An exact copy of the listing is needed, with every line kept.
Segment Open
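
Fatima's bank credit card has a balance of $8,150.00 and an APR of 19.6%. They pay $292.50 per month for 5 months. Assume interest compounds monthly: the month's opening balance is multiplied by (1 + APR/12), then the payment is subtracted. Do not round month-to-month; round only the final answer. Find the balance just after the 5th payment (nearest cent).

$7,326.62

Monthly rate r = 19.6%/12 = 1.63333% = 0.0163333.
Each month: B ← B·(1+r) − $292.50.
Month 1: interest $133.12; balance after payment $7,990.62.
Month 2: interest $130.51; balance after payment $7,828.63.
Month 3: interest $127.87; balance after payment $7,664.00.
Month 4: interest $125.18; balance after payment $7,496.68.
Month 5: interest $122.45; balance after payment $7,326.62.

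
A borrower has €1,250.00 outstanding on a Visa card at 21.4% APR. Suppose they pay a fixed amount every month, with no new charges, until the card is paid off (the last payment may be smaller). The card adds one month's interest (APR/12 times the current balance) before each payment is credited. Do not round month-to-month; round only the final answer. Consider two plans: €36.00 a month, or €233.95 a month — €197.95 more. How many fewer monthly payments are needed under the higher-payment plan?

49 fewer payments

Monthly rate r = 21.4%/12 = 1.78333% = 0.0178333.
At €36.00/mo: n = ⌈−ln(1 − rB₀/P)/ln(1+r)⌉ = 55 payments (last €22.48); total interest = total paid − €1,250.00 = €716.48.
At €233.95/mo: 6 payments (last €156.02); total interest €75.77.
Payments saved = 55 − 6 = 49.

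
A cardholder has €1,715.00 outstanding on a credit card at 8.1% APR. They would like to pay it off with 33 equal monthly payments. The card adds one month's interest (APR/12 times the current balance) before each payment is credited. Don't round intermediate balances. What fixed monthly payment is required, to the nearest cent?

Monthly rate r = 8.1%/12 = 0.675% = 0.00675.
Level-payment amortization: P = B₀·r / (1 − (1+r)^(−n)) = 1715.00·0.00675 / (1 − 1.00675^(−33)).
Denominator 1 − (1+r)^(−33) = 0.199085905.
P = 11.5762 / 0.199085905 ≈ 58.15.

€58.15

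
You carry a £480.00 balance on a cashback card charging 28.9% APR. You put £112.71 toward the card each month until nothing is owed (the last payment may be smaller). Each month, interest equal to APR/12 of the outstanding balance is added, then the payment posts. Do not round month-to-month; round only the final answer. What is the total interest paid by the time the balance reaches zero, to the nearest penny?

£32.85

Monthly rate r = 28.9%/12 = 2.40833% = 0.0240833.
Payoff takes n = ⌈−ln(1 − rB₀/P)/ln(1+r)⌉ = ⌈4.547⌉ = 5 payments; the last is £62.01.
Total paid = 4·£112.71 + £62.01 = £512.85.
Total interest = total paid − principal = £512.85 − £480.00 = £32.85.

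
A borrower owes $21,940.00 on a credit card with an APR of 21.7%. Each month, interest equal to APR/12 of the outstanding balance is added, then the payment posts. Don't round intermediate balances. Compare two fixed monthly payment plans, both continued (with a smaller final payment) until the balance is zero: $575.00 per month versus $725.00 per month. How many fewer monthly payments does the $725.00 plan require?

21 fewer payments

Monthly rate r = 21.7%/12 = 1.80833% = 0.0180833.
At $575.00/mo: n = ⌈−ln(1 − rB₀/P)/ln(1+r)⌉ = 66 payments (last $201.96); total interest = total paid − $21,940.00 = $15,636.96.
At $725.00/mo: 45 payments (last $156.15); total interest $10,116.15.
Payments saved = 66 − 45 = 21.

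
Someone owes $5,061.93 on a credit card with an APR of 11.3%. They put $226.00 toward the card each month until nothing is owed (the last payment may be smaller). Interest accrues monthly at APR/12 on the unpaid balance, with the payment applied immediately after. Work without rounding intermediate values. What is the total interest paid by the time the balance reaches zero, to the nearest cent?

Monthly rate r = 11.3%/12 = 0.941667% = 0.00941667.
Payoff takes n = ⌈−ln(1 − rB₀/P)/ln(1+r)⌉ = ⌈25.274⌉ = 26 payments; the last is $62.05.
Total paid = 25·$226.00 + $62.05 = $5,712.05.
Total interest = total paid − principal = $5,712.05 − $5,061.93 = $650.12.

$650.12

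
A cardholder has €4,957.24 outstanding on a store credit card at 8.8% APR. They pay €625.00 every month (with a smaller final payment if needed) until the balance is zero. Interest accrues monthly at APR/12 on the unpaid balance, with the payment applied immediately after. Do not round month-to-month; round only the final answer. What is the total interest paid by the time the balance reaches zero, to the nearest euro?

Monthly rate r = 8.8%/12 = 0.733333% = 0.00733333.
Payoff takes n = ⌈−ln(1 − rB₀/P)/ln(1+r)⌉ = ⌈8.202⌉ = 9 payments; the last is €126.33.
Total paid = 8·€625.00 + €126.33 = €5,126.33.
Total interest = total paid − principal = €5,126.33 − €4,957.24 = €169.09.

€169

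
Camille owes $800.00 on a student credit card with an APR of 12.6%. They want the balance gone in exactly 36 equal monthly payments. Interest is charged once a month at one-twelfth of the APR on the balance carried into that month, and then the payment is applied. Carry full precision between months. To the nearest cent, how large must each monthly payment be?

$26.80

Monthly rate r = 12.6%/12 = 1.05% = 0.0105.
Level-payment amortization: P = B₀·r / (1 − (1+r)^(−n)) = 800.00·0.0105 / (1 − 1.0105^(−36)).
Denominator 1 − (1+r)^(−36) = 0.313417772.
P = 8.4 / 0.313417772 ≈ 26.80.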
Segment Closed
■ Your solution ■
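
Fatima's bank credit card has a balance of $8,150.00 and an APR of 19.6%. They pay $292.50 per month for 5 months. Assume interest compounds monthly: the month's opening balance is multiplied by (1 + APR/12), then the payment is subtracted. Do not round month-to-month; round only the final answer. Find the balance just after the 5th payment (nearest cent).

$7,326.62

Monthly rate r = 19.6%/12 = 1.63333% = 0.0163333.
Each month: B ← B·(1+r) − $292.50.
Month 1: interest $133.12; balance after payment $7,990.62.
Month 2: interest $130.51; balance after payment $7,828.63.
Month 3: interest $127.87; balance after payment $7,664.00.
Month 4: interest $125.18; balance after payment $7,496.68.
Month 5: interest $122.45; balance after payment $7,326.62.

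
A borrower has €1,250.00 outstanding on a Visa card at 21.4% APR. Suppose they pay a fixed amount every month, with no new charges, until the card is paid off (the last payment may be smaller). The card adds one month's interest (APR/12 times the current balance) before each payment is credited. Do not round month-to-month; round only the final answer. Consider two plans: €36.00 a month, or €233.95 a month — €197.95 more. How many fewer monthly payments are needed under the higher-payment plan?

49 fewer payments

Monthly rate r = 21.4%/12 = 1.78333% = 0.0178333.
At €36.00/mo: n = ⌈−ln(1 − rB₀/P)/ln(1+r)⌉ = 55 payments (last €22.48); total interest = total paid − €1,250.00 = €716.48.
At €233.95/mo: 6 payments (last €156.02); total interest €75.77.
Payments saved = 55 − 6 = 49.

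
A cardholder has €1,715.00 outstanding on a credit card at 8.1% APR. They would like to pay it off with 33 equal monthly payments. The card adds one month's interest (APR/12 times the current balance) before each payment is credited. Don't round intermediate balances. What fixed monthly payment is required, to the nearest cent?

Monthly rate r = 8.1%/12 = 0.675% = 0.00675.
Level-payment amortization: P = B₀·r / (1 − (1+r)^(−n)) = 1715.00·0.00675 / (1 − 1.00675^(−33)).
Denominator 1 − (1+r)^(−33) = 0.199085905.
P = 11.5762 / 0.199085905 ≈ 58.15.

€58.15

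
You carry a £480.00 balance on a cashback card charging 28.9% APR. You put £112.71 toward the card each month until nothing is owed (the last payment may be smaller). Each month, interest equal to APR/12 of the outstanding balance is added, then the payment posts. Do not round month-to-month; round only the final answer. What is the total interest paid by the time the balance reaches zero, to the nearest penny?

£32.85

Monthly rate r = 28.9%/12 = 2.40833% = 0.0240833.
Payoff takes n = ⌈−ln(1 − rB₀/P)/ln(1+r)⌉ = ⌈4.547⌉ = 5 payments; the last is £62.01.
Total paid = 4·£112.71 + £62.01 = £512.85.
Total interest = total paid − principal = £512.85 − £480.00 = £32.85.

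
A borrower owes $21,940.00 on a credit card with an APR of 21.7%. Each month, interest equal to APR/12 of the outstanding balance is added, then the payment posts. Don't round intermediate balances. Compare two fixed monthly payment plans, both continued (with a smaller final payment) until the balance is zero: $575.00 per month versus $725.00 per month. How many fewer monthly payments does the $725.00 plan require?

21 fewer payments

Monthly rate r = 21.7%/12 = 1.80833% = 0.0180833.
At $575.00/mo: n = ⌈−ln(1 − rB₀/P)/ln(1+r)⌉ = 66 payments (last $201.96); total interest = total paid − $21,940.00 = $15,636.96.
At $725.00/mo: 45 payments (last $156.15); total interest $10,116.15.
Payments saved = 66 − 45 = 21.

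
Someone owes $5,061.93 on a credit card with an APR of 11.3%. They put $226.00 toward the card each month until nothing is owed (the last payment may be smaller). Interest accrues monthly at APR/12 on the unpaid balance, with the payment applied immediately after. Work without rounding intermediate values. What is the total interest paid by the time the balance reaches zero, to the nearest cent?

Monthly rate r = 11.3%/12 = 0.941667% = 0.00941667.
Payoff takes n = ⌈−ln(1 − rB₀/P)/ln(1+r)⌉ = ⌈25.274⌉ = 26 payments; the last is $62.05.
Total paid = 25·$226.00 + $62.05 = $5,712.05.
Total interest = total paid − principal = $5,712.05 − $5,061.93 = $650.12.

$650.12

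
A cardholder has €4,957.24 outstanding on a store credit card at 8.8% APR. They pay €625.00 every month (with a smaller final payment if needed) until the balance is zero. Interest accrues monthly at APR/12 on the unpaid balance, with the payment applied immediately after. Do not round month-to-month; round only the final answer. What is the total interest paid by the time the balance reaches zero, to the nearest euro?

Monthly rate r = 8.8%/12 = 0.733333% = 0.00733333.
Payoff takes n = ⌈−ln(1 − rB₀/P)/ln(1+r)⌉ = ⌈8.202⌉ = 9 payments; the last is €126.33.
Total paid = 8·€625.00 + €126.33 = €5,126.33.
Total interest = total paid − principal = €5,126.33 − €4,957.24 = €169.09.

€169

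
Camille owes $800.00 on a student credit card with an APR of 12.6%. They want the balance gone in exactly 36 equal monthly payments. Interest is charged once a month at one-twelfth of the APR on the balance carried into that month, and then the payment is applied. Carry full precision between months. To the nearest cent, how large must each monthly payment be?

$26.80

Monthly rate r = 12.6%/12 = 1.05% = 0.0105.
Level-payment amortization: P = B₀·r / (1 − (1+r)^(−n)) = 800.00·0.0105 / (1 − 1.0105^(−36)).
Denominator 1 − (1+r)^(−36) = 0.313417772.
P = 8.4 / 0.313417772 ≈ 26.80.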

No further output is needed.